Begin at the line with "A violin lesson" and write out every line after it, exactly, through the last line below, adding nothing.

-- -- --

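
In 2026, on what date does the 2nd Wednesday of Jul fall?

Jul 8, 2026

The first Wednesday of Jul 2026 is Jul 1.
The 2nd Wednesday is 1 weeks later: 1 + 7 = 8.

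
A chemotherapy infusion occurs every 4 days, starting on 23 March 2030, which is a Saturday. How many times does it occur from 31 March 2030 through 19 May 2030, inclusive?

Occurrences land 4·i days after 23 March 2030 for i = 0, 1, 2, …
31 March 2030 is 8 days after the start; 8 ÷ 4 = 2 remainder 0. First occurrence in the window: #3 on 31 March 2030 (2×4 = 8 days in).
19 May 2030 is 57 days after the start; 57 ÷ 4 = 14 remainder 1. Last occurrence in the window: #15 on 18 May 2030.
Occurrences #3 through #15: 13 in total.

13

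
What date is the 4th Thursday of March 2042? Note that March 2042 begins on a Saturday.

March 27, 2042

March 2042 begins on a Saturday, so the first Thursday is March 6 (5 days later).
The 4th Thursday is 3 weeks later: 6 + 21 = 27.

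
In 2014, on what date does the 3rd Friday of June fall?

June 2014 begins on a Sunday, so the first Friday is June 6 (5 days later).
The 3rd Friday is 2 weeks later: 6 + 14 = 20.

20 June 2014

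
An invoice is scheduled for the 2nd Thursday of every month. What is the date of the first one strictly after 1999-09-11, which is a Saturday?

September 1999 starts on a Wednesday; its first Thursday is the 2nd, so the 2nd Thursday is the 9th — 1999-09-09.
That is not after 1999-09-11, so look at October 1999.
October 1999 starts on a Friday; its first Thursday is the 7th, so the 2nd Thursday is the 14th — 1999-10-14.

1999-10-14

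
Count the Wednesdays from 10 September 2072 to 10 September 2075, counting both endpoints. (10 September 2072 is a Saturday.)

10 September 2072 is a Saturday; the first Wednesday on or after it is 14 September 2072 (4 days later).
From 14 September 2072 to 10 September 2075: 108 + 365 + 365 + 253 = 1091 days (rest of 2072, 2073, 2074, to 10 September 2075 in 2075).
1091 ÷ 7 = 155 full weeks with remainder 6, so 155 more Wednesdays after the first → 156.

156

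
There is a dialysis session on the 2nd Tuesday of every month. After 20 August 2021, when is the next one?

14 September 2021

August 2021 starts on a Sunday; its first Tuesday is the 3rd, so the 2nd Tuesday is the 10th — 10 August 2021.
That is not after 20 August 2021, so look at September 2021.
September 2021 starts on a Wednesday; its first Tuesday is the 7th, so the 2nd Tuesday is the 14th — 14 September 2021.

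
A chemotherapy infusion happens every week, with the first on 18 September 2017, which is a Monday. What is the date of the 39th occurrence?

11 June 2018

The 39th occurrence is 38 intervals after the first: 38 × 7 = 266 days after 18 September 2017.
September has 30 days — 12 days to the end of September leaves 254.
October has 31 days (223 left).
November has 30 days (193 left).
December has 31 days (162 left).
January has 31 days (131 left).
February has 28 days (103 left).
March has 31 days (72 left).
April has 30 days (42 left).
May has 31 days (11 left).
11 days into June → 11 June 2018.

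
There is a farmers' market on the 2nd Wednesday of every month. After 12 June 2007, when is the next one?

June 2007 starts on a Friday; its first Wednesday is the 6th, so the 2nd Wednesday is the 13th — 13 June 2007.
13 June 2007 is after 12 June 2007, so that is the next one.

13 June 2007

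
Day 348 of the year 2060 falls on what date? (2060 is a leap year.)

December 13, 2060

January has 31 days (348 − 31 = 317 remain).
February has 29 days (317 − 29 = 288 remain).
March has 31 days (288 − 31 = 257 remain).
April has 30 days (257 − 30 = 227 remain).
May has 31 days (227 − 31 = 196 remain).
June has 30 days (196 − 30 = 166 remain).
July has 31 days (166 − 31 = 135 remain).
August has 31 days (135 − 31 = 104 remain).
September has 30 days (104 − 30 = 74 remain).
October has 31 days (74 − 31 = 43 remain).
November has 30 days (43 − 30 = 13 remain).
13 into December → December 13.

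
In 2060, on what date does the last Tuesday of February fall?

24 February 2060

The first Tuesday of February 2060 is February 3.
February 2060 has 29 days. Adding weeks: 3, 10, 17, 24 — the last one ≤ 29 is the 24th.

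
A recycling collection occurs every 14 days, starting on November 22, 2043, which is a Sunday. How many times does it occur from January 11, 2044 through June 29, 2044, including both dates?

12

Occurrences land 14·i days after November 22, 2043 for i = 0, 1, 2, …
January 11, 2044 is 50 days after the start; 50 ÷ 14 = 3 remainder 8; since the remainder is 8, round up to i = 4. First occurrence in the window: #5 on January 17, 2044 (4×14 = 56 days in).
June 29, 2044 is 220 days after the start; 220 ÷ 14 = 15 remainder 10. Last occurrence in the window: #16 on June 19, 2044.
Occurrences #5 through #16: 12 in total.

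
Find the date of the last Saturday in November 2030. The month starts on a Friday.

30 November 2030

November 2030 begins on a Friday, so the first Saturday is November 2 (1 day later).
November 2030 has 30 days. Adding weeks: 2, 9, 16, 23, 30 — the last one ≤ 30 is the 30th.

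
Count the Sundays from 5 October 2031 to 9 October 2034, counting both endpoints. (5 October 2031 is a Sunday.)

158

5 October 2031 is a Sunday; the first Sunday on or after it is 5 October 2031.
From 5 October 2031 to 9 October 2034: 87 + 366 + 365 + 282 = 1100 days (rest of 2031, 2032, 2033, to 9 October 2034 in 2034).
1100 ÷ 7 = 157 full weeks with remainder 1, so 157 more Sundays after the first → 158.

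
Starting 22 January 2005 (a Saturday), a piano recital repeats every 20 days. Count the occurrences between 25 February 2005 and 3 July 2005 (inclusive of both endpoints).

7

Occurrences land 20·i days after 22 January 2005 for i = 0, 1, 2, …
25 February 2005 is 34 days after the start; 34 ÷ 20 = 1 remainder 14; since the remainder is 14, round up to i = 2. First occurrence in the window: #3 on 3 March 2005 (2×20 = 40 days in).
3 July 2005 is 162 days after the start; 162 ÷ 20 = 8 remainder 2. Last occurrence in the window: #9 on 1 July 2005.
Occurrences #3 through #9: 7 in total.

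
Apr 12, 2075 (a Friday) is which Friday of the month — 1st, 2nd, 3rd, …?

Day 12 falls in week ⌈12/7⌉ of the month.
Days 1–7 hold the 1st Friday, 8–14 the 2nd, 15–21 the 3rd, 22–28 the 4th, 29–31 the 5th.
12 is in the range for the 2nd.

2nd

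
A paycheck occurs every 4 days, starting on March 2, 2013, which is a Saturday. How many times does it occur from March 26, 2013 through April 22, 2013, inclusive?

Occurrences land 4·i days after March 2, 2013 for i = 0, 1, 2, …
March 26, 2013 is 24 days after the start; 24 ÷ 4 = 6 remainder 0. First occurrence in the window: #7 on March 26, 2013 (6×4 = 24 days in).
April 22, 2013 is 51 days after the start; 51 ÷ 4 = 12 remainder 3. Last occurrence in the window: #13 on April 19, 2013.
Occurrences #7 through #13: 7 in total.

7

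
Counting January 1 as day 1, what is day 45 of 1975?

January has 31 days (45 − 31 = 14 remain).
14 into February → February 14.

February 14, 1975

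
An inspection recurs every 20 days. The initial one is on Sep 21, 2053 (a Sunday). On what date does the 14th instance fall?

Jun 8, 2054

The 14th occurrence is 13 intervals after the first: 13 × 20 = 260 days after Sep 21, 2053.
Sep has 30 days — 9 days to the end of Sep leaves 251.
Oct has 31 days (220 left).
Nov has 30 days (190 left).
Dec has 31 days (159 left).
Jan has 31 days (128 left).
Feb has 28 days (100 left).
Mar has 31 days (69 left).
Apr has 30 days (39 left).
May has 31 days (8 left).
8 days into Jun → Jun 8, 2054.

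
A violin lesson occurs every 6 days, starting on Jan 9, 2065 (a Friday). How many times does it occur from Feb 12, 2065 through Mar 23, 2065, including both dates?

Occurrences land 6·i days after Jan 9, 2065 for i = 0, 1, 2, …
Feb 12, 2065 is 34 days after the start; 34 ÷ 6 = 5 remainder 4; since the remainder is 4, round up to i = 6. First occurrence in the window: #7 on Feb 14, 2065 (6×6 = 36 days in).
Mar 23, 2065 is 73 days after the start; 73 ÷ 6 = 12 remainder 1. Last occurrence in the window: #13 on Mar 22, 2065.
Occurrences #7 through #13: 7 in total.

7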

-- -- --

> _TASK SOLUTION_:
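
A violin lesson occurs every 6 days, starting on Jan 9, 2065 (a Friday). How many times does it occur from Feb 12, 2065 through Mar 23, 2065, including both dates?

Occurrences land 6·i days after Jan 9, 2065 for i = 0, 1, 2, …
Feb 12, 2065 is 34 days after the start; 34 ÷ 6 = 5 remainder 4; since the remainder is 4, round up to i = 6. First occurrence in the window: #7 on Feb 14, 2065 (6×6 = 36 days in).
Mar 23, 2065 is 73 days after the start; 73 ÷ 6 = 12 remainder 1. Last occurrence in the window: #13 on Mar 22, 2065.
Occurrences #7 through #13: 7 in total.

7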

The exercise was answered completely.